Data listing –
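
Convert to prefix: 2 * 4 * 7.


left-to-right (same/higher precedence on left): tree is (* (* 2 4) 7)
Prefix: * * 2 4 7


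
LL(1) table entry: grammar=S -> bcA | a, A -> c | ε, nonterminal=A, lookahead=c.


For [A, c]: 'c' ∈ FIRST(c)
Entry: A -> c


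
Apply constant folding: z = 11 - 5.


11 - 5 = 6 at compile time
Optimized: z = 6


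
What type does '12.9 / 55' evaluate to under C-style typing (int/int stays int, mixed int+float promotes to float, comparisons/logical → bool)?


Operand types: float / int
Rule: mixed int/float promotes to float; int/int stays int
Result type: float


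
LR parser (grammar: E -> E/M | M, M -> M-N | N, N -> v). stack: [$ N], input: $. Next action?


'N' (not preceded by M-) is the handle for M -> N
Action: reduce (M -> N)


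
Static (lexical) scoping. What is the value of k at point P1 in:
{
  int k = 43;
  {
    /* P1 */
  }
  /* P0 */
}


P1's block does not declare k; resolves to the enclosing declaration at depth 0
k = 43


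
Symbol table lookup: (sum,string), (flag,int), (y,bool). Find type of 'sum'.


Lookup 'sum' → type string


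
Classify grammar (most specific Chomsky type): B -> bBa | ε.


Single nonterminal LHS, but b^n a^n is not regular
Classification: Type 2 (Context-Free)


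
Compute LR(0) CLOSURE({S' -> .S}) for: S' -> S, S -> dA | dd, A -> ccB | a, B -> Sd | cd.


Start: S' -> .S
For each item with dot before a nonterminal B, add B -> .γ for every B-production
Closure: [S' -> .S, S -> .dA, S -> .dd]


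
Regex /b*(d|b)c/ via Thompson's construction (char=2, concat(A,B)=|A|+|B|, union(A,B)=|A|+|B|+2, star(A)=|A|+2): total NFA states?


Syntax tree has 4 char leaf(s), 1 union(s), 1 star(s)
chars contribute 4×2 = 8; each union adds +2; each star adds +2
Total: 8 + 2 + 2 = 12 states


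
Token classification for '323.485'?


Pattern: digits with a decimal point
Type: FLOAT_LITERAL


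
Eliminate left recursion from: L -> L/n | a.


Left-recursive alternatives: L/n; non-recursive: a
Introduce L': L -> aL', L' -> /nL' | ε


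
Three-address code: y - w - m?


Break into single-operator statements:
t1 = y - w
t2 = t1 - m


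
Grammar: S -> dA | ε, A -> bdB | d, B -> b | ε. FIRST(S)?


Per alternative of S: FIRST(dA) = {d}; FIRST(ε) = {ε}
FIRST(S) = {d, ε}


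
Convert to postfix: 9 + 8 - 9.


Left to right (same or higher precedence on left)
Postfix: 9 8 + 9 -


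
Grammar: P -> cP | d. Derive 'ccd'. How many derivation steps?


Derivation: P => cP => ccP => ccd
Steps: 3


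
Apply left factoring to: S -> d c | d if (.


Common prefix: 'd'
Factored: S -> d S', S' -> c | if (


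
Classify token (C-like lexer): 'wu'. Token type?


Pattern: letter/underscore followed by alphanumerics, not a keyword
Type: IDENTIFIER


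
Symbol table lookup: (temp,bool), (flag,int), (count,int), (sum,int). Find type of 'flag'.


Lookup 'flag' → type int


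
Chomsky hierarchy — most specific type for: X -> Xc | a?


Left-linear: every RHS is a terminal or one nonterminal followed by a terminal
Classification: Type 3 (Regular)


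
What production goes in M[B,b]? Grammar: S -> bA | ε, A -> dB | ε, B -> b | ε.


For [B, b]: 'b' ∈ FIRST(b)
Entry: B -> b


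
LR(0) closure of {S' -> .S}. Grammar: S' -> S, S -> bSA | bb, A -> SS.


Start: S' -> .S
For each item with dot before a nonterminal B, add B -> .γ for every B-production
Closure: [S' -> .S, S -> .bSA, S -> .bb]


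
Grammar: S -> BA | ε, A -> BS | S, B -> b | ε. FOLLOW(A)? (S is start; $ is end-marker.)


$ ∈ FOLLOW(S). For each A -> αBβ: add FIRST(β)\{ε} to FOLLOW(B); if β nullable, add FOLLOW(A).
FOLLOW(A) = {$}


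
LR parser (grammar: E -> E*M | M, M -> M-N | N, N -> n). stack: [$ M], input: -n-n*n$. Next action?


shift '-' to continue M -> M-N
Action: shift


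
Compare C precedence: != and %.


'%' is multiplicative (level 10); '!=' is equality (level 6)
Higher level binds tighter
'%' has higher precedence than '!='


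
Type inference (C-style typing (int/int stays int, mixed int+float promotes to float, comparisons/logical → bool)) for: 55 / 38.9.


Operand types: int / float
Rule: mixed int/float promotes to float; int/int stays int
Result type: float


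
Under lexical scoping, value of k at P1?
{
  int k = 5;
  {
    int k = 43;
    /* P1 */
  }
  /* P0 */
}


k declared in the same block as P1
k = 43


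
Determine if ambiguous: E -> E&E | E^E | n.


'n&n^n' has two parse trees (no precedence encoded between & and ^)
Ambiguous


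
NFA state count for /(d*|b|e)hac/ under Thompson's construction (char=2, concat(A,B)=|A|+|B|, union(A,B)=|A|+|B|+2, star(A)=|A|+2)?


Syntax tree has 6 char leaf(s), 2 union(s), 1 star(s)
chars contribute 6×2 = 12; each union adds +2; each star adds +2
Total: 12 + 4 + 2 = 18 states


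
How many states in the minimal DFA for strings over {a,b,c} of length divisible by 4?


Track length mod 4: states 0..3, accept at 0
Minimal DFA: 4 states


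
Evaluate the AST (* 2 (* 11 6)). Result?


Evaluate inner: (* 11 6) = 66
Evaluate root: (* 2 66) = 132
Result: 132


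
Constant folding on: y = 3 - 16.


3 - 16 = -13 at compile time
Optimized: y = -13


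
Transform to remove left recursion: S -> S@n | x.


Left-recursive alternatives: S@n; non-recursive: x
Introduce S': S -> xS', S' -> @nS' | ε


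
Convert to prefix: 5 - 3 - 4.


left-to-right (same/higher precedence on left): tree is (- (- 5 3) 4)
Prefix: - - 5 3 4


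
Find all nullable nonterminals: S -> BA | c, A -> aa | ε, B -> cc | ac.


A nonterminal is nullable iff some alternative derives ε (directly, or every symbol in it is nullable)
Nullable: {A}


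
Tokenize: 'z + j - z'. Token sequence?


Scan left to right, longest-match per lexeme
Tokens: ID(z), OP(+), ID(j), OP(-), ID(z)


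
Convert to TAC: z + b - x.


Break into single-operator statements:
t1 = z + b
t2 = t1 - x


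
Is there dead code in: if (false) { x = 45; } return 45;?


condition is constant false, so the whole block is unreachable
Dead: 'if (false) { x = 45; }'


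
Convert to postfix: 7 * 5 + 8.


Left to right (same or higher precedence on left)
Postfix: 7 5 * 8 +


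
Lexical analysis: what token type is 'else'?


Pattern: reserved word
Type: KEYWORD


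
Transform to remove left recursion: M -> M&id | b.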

...

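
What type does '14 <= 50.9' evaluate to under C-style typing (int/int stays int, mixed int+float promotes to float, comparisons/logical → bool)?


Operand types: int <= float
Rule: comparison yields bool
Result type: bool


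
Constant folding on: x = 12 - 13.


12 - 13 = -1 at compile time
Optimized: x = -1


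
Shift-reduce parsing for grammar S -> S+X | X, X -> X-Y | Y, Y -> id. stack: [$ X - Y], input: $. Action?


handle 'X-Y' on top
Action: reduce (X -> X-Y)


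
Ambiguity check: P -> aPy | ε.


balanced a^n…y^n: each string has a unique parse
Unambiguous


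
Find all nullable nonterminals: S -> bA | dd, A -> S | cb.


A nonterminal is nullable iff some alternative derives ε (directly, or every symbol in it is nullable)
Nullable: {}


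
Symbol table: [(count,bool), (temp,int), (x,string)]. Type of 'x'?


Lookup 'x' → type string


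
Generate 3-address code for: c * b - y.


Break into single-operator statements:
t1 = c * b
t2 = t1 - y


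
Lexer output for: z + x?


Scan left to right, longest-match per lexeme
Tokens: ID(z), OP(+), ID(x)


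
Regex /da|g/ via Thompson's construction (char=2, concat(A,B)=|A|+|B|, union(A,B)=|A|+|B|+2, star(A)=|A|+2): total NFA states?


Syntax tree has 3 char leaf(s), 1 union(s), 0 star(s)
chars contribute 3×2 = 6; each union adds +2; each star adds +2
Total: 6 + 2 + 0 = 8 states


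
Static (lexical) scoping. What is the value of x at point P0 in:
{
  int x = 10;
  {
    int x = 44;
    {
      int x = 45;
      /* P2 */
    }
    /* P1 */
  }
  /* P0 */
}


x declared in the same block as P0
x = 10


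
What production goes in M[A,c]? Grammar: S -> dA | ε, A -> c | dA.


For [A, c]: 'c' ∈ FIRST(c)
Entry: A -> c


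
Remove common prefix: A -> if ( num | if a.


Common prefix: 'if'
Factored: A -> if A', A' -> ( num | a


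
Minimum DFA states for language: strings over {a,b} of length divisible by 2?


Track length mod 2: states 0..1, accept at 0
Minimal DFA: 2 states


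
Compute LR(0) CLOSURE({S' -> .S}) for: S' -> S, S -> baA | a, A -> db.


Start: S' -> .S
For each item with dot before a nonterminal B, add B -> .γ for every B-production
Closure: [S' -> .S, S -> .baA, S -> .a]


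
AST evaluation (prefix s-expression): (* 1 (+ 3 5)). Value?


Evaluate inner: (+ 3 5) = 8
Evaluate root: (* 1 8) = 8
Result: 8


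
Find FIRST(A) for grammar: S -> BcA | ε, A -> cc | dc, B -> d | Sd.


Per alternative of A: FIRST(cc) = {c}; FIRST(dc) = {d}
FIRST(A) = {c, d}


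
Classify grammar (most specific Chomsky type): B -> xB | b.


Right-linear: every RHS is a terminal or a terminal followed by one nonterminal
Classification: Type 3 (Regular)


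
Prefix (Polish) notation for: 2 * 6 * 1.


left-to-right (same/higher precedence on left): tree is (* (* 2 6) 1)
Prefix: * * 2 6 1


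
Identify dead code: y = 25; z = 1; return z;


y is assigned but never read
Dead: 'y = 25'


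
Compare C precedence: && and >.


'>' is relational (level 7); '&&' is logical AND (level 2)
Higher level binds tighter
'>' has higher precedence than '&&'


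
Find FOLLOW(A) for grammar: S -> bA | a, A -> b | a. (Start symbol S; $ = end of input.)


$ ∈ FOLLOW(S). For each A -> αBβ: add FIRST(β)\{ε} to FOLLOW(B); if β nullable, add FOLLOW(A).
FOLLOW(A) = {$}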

...

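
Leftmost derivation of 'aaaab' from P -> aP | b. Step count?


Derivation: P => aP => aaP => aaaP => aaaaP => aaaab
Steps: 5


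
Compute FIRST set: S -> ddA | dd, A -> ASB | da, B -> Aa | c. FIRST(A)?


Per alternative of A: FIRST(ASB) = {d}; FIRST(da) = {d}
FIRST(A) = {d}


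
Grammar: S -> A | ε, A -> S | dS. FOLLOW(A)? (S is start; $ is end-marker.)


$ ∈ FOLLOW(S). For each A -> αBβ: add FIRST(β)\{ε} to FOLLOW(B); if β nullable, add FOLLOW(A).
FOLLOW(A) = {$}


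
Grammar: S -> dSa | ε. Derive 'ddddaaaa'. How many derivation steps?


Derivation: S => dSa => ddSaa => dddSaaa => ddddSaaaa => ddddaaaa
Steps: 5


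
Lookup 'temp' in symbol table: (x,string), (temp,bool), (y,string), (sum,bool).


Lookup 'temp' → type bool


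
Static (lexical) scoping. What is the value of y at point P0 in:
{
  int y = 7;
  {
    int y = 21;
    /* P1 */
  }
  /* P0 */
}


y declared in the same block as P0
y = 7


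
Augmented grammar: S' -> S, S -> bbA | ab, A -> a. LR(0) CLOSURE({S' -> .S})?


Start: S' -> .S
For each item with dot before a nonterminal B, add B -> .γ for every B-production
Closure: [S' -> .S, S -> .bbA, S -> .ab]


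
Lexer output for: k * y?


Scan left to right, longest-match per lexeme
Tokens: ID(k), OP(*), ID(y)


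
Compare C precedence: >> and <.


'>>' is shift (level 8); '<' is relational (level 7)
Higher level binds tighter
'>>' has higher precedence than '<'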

Task requirements – In the records above, how many lines contain the string "Static"? Reply with the number only.

Solution to this problem – 3